>>>>>

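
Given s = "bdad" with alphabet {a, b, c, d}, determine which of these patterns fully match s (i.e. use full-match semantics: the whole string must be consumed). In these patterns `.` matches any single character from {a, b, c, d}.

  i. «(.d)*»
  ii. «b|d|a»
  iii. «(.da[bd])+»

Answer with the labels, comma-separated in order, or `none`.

i, iii

i → match
ii → no match
iii → match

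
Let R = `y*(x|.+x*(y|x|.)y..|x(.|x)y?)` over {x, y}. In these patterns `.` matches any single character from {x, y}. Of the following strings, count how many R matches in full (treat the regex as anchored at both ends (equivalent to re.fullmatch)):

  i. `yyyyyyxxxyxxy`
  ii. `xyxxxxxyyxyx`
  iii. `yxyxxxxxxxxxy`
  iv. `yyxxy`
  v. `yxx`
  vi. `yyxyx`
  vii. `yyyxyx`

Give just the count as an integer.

2

i → no match
ii. `xyxxxxxyyxyx` → no match
iii → no match
iv. `yyxxy` → match
v. `yxx` → match
vi. `yyxyx` → no match
vii. `yyyxyx` → no match
Total matched: 2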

<<<<<

## Exercise objective
Working through the entries above, copy every line in which "single" is found.

## Written answer
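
Given s = "bdad" with alphabet {a, b, c, d}, determine which of these patterns fully match s (i.e. use full-match semantics: the whole string must be consumed). In these patterns `.` matches any single character from {a, b, c, d}.
Let R = `y*(x|.+x*(y|x|.)y..|x(.|x)y?)` over {x, y}. In these patterns `.` matches any single character from {x, y}. Of the following strings, count how many R matches in full (treat the regex as anchored at both ends (equivalent to re.fullmatch)):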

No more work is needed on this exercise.